• Problem to work on
Please repeat the data in full, character for character.

--- Available records ---

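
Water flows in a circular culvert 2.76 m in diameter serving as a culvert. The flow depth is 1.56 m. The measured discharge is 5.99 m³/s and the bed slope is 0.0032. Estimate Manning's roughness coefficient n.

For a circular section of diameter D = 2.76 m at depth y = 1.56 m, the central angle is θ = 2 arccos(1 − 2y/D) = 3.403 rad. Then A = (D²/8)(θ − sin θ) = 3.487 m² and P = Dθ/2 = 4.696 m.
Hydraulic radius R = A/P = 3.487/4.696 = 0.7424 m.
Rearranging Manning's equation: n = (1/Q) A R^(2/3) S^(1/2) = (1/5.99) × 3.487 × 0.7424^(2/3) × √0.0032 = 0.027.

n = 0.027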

---

• Answer to this problem
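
Water flows in a circular culvert 2.76 m in diameter serving as a culvert. The flow depth is 1.56 m. The measured discharge is 5.99 m³/s and the bed slope is 0.0032. Estimate Manning's roughness coefficient n.

For a circular section of diameter D = 2.76 m at depth y = 1.56 m, the central angle is θ = 2 arccos(1 − 2y/D) = 3.403 rad. Then A = (D²/8)(θ − sin θ) = 3.487 m² and P = Dθ/2 = 4.696 m.
Hydraulic radius R = A/P = 3.487/4.696 = 0.7424 m.
Rearranging Manning's equation: n = (1/Q) A R^(2/3) S^(1/2) = (1/5.99) × 3.487 × 0.7424^(2/3) × √0.0032 = 0.027.

n = 0.027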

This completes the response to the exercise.